**Exercise description**
Copy every line of the entries that has the string "file" in it.

**Available data**
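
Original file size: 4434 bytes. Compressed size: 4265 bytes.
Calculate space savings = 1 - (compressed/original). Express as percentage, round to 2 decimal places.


ratio = compressed/original = 4265/4434 = 0.961885
savings = 1 - ratio = 1 - 0.961885 = 0.038115
as a percentage: 0.038115 * 100 = 3.81%

Space savings = 1 - 4265/4434 = 3.81%


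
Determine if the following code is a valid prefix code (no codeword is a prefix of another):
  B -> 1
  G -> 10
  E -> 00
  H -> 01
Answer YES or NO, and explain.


Checking each pair (does one codeword prefix another?):
  B='1' vs G='10': prefix -- VIOLATION

NO -- this is NOT a valid prefix code. B (1) is a prefix of G (10).


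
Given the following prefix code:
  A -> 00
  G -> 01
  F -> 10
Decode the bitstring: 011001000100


Decoding step by step:
Bits 01 -> G
Bits 10 -> F
Bits 01 -> G
Bits 00 -> A
Bits 01 -> G
Bits 00 -> A


Decoded message: GFGAGA


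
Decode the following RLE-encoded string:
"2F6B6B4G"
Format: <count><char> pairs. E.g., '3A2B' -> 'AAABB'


Expanding each <count><char> pair:
  2F -> 'FF'
  6B -> 'BBBBBB'
  6B -> 'BBBBBB'
  4G -> 'GGGG'

Decoded = FFBBBBBBBBBBBBGGGG


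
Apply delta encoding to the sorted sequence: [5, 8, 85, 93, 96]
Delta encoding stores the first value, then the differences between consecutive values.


First value: 5
Deltas:
  8 - 5 = 3
  85 - 8 = 77
  93 - 85 = 8
  96 - 93 = 3


Delta encoded: [5, 3, 77, 8, 3]


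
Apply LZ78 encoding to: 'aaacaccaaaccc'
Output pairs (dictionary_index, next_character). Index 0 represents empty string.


LZ78 encoding steps:
Dictionary: {0: ''}
Step 1: w='' (idx 0), next='a' -> output (0, 'a'), add 'a' as idx 1
Step 2: w='a' (idx 1), next='a' -> output (1, 'a'), add 'aa' as idx 2
Step 3: w='' (idx 0), next='c' -> output (0, 'c'), add 'c' as idx 3
Step 4: w='a' (idx 1), next='c' -> output (1, 'c'), add 'ac' as idx 4
Step 5: w='c' (idx 3), next='a' -> output (3, 'a'), add 'ca' as idx 5
Step 6: w='aa' (idx 2), next='c' -> output (2, 'c'), add 'aac' as idx 6
Step 7: w='c' (idx 3), next='c' -> output (3, 'c'), add 'cc' as idx 7


Encoded: [(0, 'a'), (1, 'a'), (0, 'c'), (1, 'c'), (3, 'a'), (2, 'c'), (3, 'c')]


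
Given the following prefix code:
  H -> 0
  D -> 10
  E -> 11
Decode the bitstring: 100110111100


Decoding step by step:
Bits 10 -> D
Bits 0 -> H
Bits 11 -> E
Bits 0 -> H
Bits 11 -> E
Bits 11 -> E
Bits 0 -> H
Bits 0 -> H


Decoded message: DHEHEEHH


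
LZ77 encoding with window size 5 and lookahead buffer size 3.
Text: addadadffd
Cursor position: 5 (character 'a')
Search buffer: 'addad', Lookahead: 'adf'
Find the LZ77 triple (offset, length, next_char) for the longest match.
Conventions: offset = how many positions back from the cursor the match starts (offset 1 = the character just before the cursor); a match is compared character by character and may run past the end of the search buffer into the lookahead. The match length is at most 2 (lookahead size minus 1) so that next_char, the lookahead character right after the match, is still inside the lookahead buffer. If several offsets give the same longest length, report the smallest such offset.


Try each offset into the search buffer:
  offset=1 (pos 4, char 'd'): match length 0
  offset=2 (pos 3, char 'a'): match length 2
  offset=3 (pos 2, char 'd'): match length 0
  offset=4 (pos 1, char 'd'): match length 0
  offset=5 (pos 0, char 'a'): match length 2
Longest match has length 2, found at offsets 2, 5; take the smallest, offset 2.
next_char = character at position 5 + 2 = 7 -> 'f'

Best match: offset=2, length=2 (matching 'ad' starting at position 3)
LZ77 triple: (2, 2, 'f')


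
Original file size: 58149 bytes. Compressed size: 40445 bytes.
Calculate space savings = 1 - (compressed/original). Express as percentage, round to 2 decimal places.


ratio = compressed/original = 40445/58149 = 0.695541
savings = 1 - ratio = 1 - 0.695541 = 0.304459
as a percentage: 0.304459 * 100 = 30.45%

Space savings = 1 - 40445/58149 = 30.45%


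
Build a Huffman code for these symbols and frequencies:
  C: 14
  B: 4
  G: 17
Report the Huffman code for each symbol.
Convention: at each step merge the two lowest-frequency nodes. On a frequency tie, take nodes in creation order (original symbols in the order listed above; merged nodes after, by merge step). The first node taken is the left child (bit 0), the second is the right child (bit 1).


Huffman tree construction:
Step 1: Merge B(4) + C(14) = 18
Step 2: Merge G(17) + (B+C)(18) = 35
Read each symbol's code off the tree from the root (left child = 0, right child = 1).

Codes:
  C: 11 (length 2)
  B: 10 (length 2)
  G: 0 (length 1)
Average code length: 53/35 = 1.5143 bits/symbol


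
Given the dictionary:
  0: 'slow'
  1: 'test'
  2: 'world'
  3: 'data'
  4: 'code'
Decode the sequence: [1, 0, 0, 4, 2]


Look up each index in the dictionary:
  1 -> 'test'
  0 -> 'slow'
  0 -> 'slow'
  4 -> 'code'
  2 -> 'world'

Decoded: "test slow slow code world"


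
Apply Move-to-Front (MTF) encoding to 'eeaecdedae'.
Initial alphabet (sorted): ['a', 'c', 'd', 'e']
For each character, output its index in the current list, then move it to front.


MTF encoding:
'e': index 3 in ['a', 'c', 'd', 'e'] -> ['e', 'a', 'c', 'd']
'e': index 0 in ['e', 'a', 'c', 'd'] -> ['e', 'a', 'c', 'd']
'a': index 1 in ['e', 'a', 'c', 'd'] -> ['a', 'e', 'c', 'd']
'e': index 1 in ['a', 'e', 'c', 'd'] -> ['e', 'a', 'c', 'd']
'c': index 2 in ['e', 'a', 'c', 'd'] -> ['c', 'e', 'a', 'd']
'd': index 3 in ['c', 'e', 'a', 'd'] -> ['d', 'c', 'e', 'a']
'e': index 2 in ['d', 'c', 'e', 'a'] -> ['e', 'd', 'c', 'a']
'd': index 1 in ['e', 'd', 'c', 'a'] -> ['d', 'e', 'c', 'a']
'a': index 3 in ['d', 'e', 'c', 'a'] -> ['a', 'd', 'e', 'c']
'e': index 2 in ['a', 'd', 'e', 'c'] -> ['e', 'a', 'd', 'c']


Output: [3, 0, 1, 1, 2, 3, 2, 1, 3, 2]


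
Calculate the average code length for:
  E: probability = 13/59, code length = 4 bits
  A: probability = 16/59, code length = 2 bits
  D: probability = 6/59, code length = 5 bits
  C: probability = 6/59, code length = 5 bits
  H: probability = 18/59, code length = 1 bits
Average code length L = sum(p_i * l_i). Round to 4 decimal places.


Weighted contributions p_i * l_i:
  E: (13/59) * 4 = 52/59
  A: (16/59) * 2 = 32/59
  D: (6/59) * 5 = 30/59
  C: (6/59) * 5 = 30/59
  H: (18/59) * 1 = 18/59
Sum = (52 + 32 + 30 + 30 + 18)/59 = 162/59

L = 162/59 = 2.7458 bits/symbol


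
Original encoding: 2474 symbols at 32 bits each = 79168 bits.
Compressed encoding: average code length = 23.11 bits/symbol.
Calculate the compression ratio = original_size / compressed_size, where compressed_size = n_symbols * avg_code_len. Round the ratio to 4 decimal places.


original_size = n_symbols * orig_bits = 2474 * 32 = 79168 bits
compressed_size = n_symbols * avg_code_len = 2474 * 23.11 = 57174.14 bits
ratio = original_size / compressed_size = 79168 / 57174.14 = 1.3847

Compression ratio = 1.3847


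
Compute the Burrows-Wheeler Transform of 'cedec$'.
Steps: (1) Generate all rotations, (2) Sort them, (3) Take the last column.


Rotations (sorted):
  0: $cedec -> last char: c
  1: c$cede -> last char: e
  2: cedec$ -> last char: $
  3: dec$ce -> last char: e
  4: ec$ced -> last char: d
  5: edec$c -> last char: c


BWT = ce$edc


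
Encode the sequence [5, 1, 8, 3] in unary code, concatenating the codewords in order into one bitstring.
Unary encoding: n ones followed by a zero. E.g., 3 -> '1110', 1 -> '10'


Encode each number as n ones followed by a terminating 0:
  5 -> 111110 (6 bits)
  1 -> 10 (2 bits)
  8 -> 111111110 (9 bits)
  3 -> 1110 (4 bits)
Total length = 6 + 2 + 9 + 4 = 21 bits.

Unary([5, 1, 8, 3]) = 111110101111111101110 (21 bits)


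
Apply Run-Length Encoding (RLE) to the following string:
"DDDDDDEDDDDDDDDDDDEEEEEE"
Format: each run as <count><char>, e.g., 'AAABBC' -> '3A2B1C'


Scanning runs left to right:
  i=0: run of 'D' x 6 -> '6D'
  i=6: run of 'E' x 1 -> '1E'
  i=7: run of 'D' x 11 -> '11D'
  i=18: run of 'E' x 6 -> '6E'

RLE = 6D1E11D6E


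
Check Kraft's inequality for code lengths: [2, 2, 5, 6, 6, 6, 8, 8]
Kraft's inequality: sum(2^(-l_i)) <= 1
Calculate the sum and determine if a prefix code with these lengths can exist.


Sum = 2^(-2) + 2^(-2) + 2^(-5) + 2^(-6) + 2^(-6) + 2^(-6) + 2^(-8) + 2^(-8)
    = 0.25 + 0.25 + 0.03125 + 0.015625 + 0.015625 + 0.015625 + 0.00390625 + 0.00390625
    = 150/256 = 0.5859375
Since 0.5859375 <= 1, Kraft's inequality IS satisfied.
A prefix code with these lengths CAN exist.

Kraft sum = 0.5859375. Satisfied.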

**Reply to the exercise**
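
Original file size: 4434 bytes. Compressed size: 4265 bytes.
Original file size: 58149 bytes. Compressed size: 40445 bytes.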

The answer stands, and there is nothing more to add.